[Task to complete] Print the data that follows without changing a single word.
Segment Open
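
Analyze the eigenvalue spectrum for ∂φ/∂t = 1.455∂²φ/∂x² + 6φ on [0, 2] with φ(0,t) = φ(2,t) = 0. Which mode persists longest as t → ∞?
Eigenvalues: λₙ = 1.455n²π²/2² - 6.
First three modes:
  n=1: λ₁ = 1.455π²/2² - 6 ≈ -2.41
  n=2: λ₂ = 5.82π²/2² - 6 ≈ 8.36
  n=3: λ₃ = 13.095π²/2² - 6 ≈ 26.311
Since 1.455π²/2² ≈ 3.59 < 6, λ₁ < 0.
The n=1 mode grows fastest (−λₙ is largest for n=1) → dominates.
Asymptotic: φ ~ c₁ sin(πx/2) e^{2.41t} (exponential growth at rate −λ₁ ≈ 2.41).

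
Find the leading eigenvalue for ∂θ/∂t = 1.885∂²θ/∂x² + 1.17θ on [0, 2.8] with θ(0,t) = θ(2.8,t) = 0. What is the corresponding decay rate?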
Segment Closed
[Response below]
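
Analyze the eigenvalue spectrum for ∂φ/∂t = 1.455∂²φ/∂x² + 6φ on [0, 2] with φ(0,t) = φ(2,t) = 0. Which mode persists longest as t → ∞?
Eigenvalues: λₙ = 1.455n²π²/2² - 6.
First three modes:
  n=1: λ₁ = 1.455π²/2² - 6 ≈ -2.41
  n=2: λ₂ = 5.82π²/2² - 6 ≈ 8.36
  n=3: λ₃ = 13.095π²/2² - 6 ≈ 26.311
Since 1.455π²/2² ≈ 3.59 < 6, λ₁ < 0.
The n=1 mode grows fastest (−λₙ is largest for n=1) → dominates.
Asymptotic: φ ~ c₁ sin(πx/2) e^{2.41t} (exponential growth at rate −λ₁ ≈ 2.41).

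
Find the leading eigenvalue for ∂θ/∂t = 1.885∂²θ/∂x² + 1.17θ on [0, 2.8] with θ(0,t) = θ(2.8,t) = 0. What is the corresponding decay rate?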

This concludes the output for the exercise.